_Activity_. Every line below should be repeated exactly as written.

_Provided entries_.
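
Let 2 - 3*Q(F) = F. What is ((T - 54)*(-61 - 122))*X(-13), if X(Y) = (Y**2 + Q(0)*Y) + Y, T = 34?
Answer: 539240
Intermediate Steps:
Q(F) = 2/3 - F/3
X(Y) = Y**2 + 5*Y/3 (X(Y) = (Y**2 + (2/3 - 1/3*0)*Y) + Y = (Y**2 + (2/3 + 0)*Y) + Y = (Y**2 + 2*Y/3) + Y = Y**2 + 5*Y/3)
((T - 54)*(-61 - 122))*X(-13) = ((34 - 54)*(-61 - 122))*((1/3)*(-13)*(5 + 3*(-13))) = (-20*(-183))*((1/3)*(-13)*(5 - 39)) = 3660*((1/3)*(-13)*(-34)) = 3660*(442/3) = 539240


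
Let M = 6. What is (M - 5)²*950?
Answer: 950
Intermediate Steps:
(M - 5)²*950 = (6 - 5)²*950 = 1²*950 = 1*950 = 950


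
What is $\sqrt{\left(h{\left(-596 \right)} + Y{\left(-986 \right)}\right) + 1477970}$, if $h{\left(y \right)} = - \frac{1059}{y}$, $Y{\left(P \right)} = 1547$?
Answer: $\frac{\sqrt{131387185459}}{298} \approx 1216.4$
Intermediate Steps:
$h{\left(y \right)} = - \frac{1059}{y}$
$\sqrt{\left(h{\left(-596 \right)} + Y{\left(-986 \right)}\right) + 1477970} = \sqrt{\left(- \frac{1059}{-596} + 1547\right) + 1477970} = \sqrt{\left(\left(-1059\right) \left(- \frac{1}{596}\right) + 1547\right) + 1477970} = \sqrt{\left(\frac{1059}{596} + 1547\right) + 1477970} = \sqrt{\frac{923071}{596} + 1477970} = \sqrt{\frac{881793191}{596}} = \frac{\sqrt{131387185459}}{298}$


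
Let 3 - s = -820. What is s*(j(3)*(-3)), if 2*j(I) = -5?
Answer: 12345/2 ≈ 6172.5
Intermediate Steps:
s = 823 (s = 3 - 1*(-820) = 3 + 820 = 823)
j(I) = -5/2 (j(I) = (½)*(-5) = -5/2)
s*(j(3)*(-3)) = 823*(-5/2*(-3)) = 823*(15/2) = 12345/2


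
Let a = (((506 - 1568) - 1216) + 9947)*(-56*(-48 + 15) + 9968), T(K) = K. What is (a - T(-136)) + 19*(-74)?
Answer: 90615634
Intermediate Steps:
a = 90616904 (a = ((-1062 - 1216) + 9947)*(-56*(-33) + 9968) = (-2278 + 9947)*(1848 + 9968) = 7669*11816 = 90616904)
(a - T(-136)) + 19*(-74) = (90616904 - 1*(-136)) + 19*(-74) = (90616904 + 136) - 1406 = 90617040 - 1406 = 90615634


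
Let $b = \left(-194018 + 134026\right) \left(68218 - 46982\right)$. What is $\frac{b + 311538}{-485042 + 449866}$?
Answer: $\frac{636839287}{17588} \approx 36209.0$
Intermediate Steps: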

_Task solution_.
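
Let 2 - 3*Q(F) = F. What is ((T - 54)*(-61 - 122))*X(-13), if X(Y) = (Y**2 + Q(0)*Y) + Y, T = 34?
Answer: 539240
Intermediate Steps:
Q(F) = 2/3 - F/3
X(Y) = Y**2 + 5*Y/3 (X(Y) = (Y**2 + (2/3 - 1/3*0)*Y) + Y = (Y**2 + (2/3 + 0)*Y) + Y = (Y**2 + 2*Y/3) + Y = Y**2 + 5*Y/3)
((T - 54)*(-61 - 122))*X(-13) = ((34 - 54)*(-61 - 122))*((1/3)*(-13)*(5 + 3*(-13))) = (-20*(-183))*((1/3)*(-13)*(5 - 39)) = 3660*((1/3)*(-13)*(-34)) = 3660*(442/3) = 539240


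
Let M = 6. What is (M - 5)²*950?
Answer: 950
Intermediate Steps:
(M - 5)²*950 = (6 - 5)²*950 = 1²*950 = 1*950 = 950


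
What is $\sqrt{\left(h{\left(-596 \right)} + Y{\left(-986 \right)}\right) + 1477970}$, if $h{\left(y \right)} = - \frac{1059}{y}$, $Y{\left(P \right)} = 1547$?
Answer: $\frac{\sqrt{131387185459}}{298} \approx 1216.4$
Intermediate Steps:
$h{\left(y \right)} = - \frac{1059}{y}$
$\sqrt{\left(h{\left(-596 \right)} + Y{\left(-986 \right)}\right) + 1477970} = \sqrt{\left(- \frac{1059}{-596} + 1547\right) + 1477970} = \sqrt{\left(\left(-1059\right) \left(- \frac{1}{596}\right) + 1547\right) + 1477970} = \sqrt{\left(\frac{1059}{596} + 1547\right) + 1477970} = \sqrt{\frac{923071}{596} + 1477970} = \sqrt{\frac{881793191}{596}} = \frac{\sqrt{131387185459}}{298}$


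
Let 3 - s = -820. What is s*(j(3)*(-3)), if 2*j(I) = -5?
Answer: 12345/2 ≈ 6172.5
Intermediate Steps:
s = 823 (s = 3 - 1*(-820) = 3 + 820 = 823)
j(I) = -5/2 (j(I) = (½)*(-5) = -5/2)
s*(j(3)*(-3)) = 823*(-5/2*(-3)) = 823*(15/2) = 12345/2


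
Let a = (((506 - 1568) - 1216) + 9947)*(-56*(-48 + 15) + 9968), T(K) = K. What is (a - T(-136)) + 19*(-74)?
Answer: 90615634
Intermediate Steps:
a = 90616904 (a = ((-1062 - 1216) + 9947)*(-56*(-33) + 9968) = (-2278 + 9947)*(1848 + 9968) = 7669*11816 = 90616904)
(a - T(-136)) + 19*(-74) = (90616904 - 1*(-136)) + 19*(-74) = (90616904 + 136) - 1406 = 90617040 - 1406 = 90615634


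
Let $b = \left(-194018 + 134026\right) \left(68218 - 46982\right)$. What is $\frac{b + 311538}{-485042 + 449866}$?
Answer: $\frac{636839287}{17588} \approx 36209.0$
Intermediate Steps: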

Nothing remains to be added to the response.